[Record extracts]
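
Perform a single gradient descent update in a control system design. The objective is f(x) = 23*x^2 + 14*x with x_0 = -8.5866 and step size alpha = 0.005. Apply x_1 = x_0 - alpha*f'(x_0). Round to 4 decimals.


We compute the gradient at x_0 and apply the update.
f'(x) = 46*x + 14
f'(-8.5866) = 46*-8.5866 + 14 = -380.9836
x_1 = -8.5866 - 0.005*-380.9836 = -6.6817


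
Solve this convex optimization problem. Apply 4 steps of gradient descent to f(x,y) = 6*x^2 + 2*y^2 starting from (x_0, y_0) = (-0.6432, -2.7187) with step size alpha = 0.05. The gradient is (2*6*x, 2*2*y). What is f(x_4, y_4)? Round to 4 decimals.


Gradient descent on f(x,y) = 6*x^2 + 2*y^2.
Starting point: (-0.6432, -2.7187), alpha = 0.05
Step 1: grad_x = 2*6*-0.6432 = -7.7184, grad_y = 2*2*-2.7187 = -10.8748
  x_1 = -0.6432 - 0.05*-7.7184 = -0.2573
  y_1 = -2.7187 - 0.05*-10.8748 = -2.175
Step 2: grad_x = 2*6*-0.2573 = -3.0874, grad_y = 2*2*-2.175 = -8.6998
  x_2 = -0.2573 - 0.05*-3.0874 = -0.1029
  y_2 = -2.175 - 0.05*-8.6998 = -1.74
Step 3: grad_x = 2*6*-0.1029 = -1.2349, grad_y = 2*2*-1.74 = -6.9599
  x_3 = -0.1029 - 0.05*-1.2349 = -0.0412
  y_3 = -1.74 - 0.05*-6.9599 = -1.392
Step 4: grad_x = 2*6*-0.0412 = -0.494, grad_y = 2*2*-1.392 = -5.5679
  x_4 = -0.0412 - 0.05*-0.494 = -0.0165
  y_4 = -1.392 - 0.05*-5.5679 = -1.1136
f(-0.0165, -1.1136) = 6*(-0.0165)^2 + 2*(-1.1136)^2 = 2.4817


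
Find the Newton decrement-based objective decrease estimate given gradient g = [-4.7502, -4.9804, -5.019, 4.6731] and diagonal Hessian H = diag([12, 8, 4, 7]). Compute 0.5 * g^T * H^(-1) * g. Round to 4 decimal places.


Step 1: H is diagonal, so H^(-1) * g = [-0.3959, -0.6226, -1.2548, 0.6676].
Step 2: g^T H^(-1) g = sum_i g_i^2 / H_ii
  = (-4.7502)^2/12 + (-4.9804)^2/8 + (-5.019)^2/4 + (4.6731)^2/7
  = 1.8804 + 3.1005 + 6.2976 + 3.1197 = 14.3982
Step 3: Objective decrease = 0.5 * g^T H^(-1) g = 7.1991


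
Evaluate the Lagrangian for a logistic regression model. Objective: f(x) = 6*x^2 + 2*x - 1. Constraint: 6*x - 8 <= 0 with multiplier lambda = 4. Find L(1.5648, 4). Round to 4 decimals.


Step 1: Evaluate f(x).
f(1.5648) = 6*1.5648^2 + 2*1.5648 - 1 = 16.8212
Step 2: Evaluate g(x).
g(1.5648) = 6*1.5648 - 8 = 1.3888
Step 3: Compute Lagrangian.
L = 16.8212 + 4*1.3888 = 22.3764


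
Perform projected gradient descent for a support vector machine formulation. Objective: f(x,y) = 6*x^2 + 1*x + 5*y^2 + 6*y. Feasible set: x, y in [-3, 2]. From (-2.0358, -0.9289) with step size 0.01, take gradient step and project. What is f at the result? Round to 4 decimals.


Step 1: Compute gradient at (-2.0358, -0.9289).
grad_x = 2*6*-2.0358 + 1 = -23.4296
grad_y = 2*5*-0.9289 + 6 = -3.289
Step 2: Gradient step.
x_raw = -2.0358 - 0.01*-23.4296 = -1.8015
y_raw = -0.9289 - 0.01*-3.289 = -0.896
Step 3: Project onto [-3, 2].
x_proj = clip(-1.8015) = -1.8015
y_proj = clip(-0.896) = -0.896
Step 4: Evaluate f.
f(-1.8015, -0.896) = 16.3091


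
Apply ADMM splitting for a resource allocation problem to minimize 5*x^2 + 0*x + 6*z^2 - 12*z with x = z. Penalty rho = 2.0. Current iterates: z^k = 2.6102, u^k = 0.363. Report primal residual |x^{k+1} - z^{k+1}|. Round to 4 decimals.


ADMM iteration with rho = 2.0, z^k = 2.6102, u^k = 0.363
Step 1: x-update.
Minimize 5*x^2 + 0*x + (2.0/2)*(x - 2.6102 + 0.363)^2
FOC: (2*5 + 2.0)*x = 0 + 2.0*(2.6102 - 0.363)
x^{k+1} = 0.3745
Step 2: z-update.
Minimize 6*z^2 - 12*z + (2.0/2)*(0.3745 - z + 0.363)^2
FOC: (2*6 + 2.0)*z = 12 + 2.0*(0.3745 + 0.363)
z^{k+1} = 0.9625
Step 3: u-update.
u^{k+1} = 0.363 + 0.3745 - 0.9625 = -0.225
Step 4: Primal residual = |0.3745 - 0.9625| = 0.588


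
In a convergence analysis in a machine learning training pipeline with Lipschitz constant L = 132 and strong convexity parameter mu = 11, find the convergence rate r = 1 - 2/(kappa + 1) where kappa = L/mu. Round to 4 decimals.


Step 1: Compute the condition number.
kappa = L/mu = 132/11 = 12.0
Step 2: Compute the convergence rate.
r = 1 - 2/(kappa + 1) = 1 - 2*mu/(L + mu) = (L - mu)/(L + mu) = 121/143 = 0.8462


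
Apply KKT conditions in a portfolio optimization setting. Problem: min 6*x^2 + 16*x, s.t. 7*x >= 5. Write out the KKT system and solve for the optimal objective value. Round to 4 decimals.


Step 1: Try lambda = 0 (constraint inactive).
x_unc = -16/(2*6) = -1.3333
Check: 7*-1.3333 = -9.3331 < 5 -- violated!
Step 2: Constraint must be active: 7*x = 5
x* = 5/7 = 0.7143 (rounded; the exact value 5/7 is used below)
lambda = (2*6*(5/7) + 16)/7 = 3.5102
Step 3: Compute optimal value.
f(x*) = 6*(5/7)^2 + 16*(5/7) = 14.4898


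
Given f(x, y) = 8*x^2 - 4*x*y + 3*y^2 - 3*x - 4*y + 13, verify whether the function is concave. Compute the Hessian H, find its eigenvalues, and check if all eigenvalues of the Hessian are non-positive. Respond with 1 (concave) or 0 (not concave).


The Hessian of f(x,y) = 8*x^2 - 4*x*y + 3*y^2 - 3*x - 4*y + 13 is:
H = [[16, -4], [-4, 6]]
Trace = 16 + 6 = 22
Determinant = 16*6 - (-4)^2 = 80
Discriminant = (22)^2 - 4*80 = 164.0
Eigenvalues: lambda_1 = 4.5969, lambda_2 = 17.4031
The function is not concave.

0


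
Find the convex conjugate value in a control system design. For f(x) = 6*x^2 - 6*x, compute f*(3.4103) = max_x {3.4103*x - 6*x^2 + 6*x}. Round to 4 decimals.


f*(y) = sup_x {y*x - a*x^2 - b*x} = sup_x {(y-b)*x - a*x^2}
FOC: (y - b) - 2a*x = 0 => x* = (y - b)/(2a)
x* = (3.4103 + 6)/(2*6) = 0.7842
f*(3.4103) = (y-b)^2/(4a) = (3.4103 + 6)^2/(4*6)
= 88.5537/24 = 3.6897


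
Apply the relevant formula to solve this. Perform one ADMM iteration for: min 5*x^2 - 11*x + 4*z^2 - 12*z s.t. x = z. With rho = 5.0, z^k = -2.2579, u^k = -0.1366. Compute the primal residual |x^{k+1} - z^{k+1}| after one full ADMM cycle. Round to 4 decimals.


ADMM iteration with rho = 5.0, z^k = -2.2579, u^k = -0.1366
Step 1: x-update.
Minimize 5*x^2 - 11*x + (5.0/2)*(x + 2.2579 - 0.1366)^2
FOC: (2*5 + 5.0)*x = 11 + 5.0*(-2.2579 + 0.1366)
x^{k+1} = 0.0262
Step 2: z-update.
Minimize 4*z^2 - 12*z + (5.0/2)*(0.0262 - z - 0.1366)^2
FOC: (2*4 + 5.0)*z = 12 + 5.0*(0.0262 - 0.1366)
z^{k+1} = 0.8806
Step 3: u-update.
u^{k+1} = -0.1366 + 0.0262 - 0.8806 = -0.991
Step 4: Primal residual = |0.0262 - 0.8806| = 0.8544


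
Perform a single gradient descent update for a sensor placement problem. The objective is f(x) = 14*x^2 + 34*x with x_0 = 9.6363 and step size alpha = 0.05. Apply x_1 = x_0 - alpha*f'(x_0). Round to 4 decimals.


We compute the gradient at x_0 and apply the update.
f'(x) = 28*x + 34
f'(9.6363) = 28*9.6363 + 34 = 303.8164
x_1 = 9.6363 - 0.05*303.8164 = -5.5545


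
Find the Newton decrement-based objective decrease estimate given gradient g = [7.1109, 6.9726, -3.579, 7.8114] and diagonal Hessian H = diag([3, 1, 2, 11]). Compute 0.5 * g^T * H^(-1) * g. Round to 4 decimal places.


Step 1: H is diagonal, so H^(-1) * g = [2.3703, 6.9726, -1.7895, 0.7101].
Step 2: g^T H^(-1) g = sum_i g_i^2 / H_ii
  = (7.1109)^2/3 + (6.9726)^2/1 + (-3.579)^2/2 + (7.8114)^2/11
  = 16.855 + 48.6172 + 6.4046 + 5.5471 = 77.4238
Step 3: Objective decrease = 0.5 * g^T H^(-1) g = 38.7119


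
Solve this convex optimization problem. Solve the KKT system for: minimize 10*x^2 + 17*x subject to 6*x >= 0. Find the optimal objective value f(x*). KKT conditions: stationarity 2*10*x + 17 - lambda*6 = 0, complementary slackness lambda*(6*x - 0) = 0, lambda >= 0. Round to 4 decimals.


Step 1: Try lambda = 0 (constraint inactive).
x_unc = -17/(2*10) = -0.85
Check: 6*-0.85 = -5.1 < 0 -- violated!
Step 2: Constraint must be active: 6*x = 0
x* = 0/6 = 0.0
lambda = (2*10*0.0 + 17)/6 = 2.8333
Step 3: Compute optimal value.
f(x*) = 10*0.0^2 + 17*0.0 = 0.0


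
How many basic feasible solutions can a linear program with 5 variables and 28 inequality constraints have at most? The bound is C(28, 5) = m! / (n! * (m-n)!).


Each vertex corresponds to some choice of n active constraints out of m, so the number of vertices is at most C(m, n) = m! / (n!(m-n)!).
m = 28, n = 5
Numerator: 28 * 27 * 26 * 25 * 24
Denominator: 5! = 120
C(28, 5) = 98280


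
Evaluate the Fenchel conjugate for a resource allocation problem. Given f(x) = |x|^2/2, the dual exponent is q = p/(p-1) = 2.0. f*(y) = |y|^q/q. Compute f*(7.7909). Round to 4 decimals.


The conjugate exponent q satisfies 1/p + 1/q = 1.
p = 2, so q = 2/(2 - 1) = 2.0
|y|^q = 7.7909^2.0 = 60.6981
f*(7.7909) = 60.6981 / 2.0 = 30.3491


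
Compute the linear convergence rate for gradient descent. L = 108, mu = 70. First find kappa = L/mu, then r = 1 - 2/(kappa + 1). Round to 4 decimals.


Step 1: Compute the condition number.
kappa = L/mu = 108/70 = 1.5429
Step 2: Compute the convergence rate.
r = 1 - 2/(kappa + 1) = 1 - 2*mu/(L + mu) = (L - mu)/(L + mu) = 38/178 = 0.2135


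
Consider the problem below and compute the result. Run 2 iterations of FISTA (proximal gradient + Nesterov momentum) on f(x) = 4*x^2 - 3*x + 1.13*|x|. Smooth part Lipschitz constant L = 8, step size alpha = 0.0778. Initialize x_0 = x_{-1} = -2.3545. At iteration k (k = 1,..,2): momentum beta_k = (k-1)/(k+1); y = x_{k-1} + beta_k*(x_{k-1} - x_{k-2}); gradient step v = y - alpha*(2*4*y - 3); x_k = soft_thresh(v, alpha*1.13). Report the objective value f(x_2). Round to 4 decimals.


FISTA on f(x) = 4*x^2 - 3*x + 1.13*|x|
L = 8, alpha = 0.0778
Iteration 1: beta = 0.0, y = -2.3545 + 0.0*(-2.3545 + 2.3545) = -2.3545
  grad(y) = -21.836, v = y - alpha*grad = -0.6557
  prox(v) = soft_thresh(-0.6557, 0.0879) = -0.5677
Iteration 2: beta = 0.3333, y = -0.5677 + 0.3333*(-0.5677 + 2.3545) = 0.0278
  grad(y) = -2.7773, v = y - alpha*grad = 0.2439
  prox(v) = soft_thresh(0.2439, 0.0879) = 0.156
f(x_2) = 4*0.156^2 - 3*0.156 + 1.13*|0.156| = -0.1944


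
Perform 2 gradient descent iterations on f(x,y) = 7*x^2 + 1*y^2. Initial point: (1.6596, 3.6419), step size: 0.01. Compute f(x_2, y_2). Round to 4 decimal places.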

[Task] In the records above, return only the line that contains "Consider the problem" and every line after it through the last, exactly as they appear.

[Response to this exercise]
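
Consider the problem below and compute the result. Run 2 iterations of FISTA (proximal gradient + Nesterov momentum) on f(x) = 4*x^2 - 3*x + 1.13*|x|. Smooth part Lipschitz constant L = 8, step size alpha = 0.0778. Initialize x_0 = x_{-1} = -2.3545. At iteration k (k = 1,..,2): momentum beta_k = (k-1)/(k+1); y = x_{k-1} + beta_k*(x_{k-1} - x_{k-2}); gradient step v = y - alpha*(2*4*y - 3); x_k = soft_thresh(v, alpha*1.13). Report the objective value f(x_2). Round to 4 decimals.


FISTA on f(x) = 4*x^2 - 3*x + 1.13*|x|
L = 8, alpha = 0.0778
Iteration 1: beta = 0.0, y = -2.3545 + 0.0*(-2.3545 + 2.3545) = -2.3545
  grad(y) = -21.836, v = y - alpha*grad = -0.6557
  prox(v) = soft_thresh(-0.6557, 0.0879) = -0.5677
Iteration 2: beta = 0.3333, y = -0.5677 + 0.3333*(-0.5677 + 2.3545) = 0.0278
  grad(y) = -2.7773, v = y - alpha*grad = 0.2439
  prox(v) = soft_thresh(0.2439, 0.0879) = 0.156
f(x_2) = 4*0.156^2 - 3*0.156 + 1.13*|0.156| = -0.1944


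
Perform 2 gradient descent iterations on f(x,y) = 7*x^2 + 1*y^2. Initial point: (1.6596, 3.6419), step size: 0.01. Compute f(x_2, y_2). Round to 4 decimal places.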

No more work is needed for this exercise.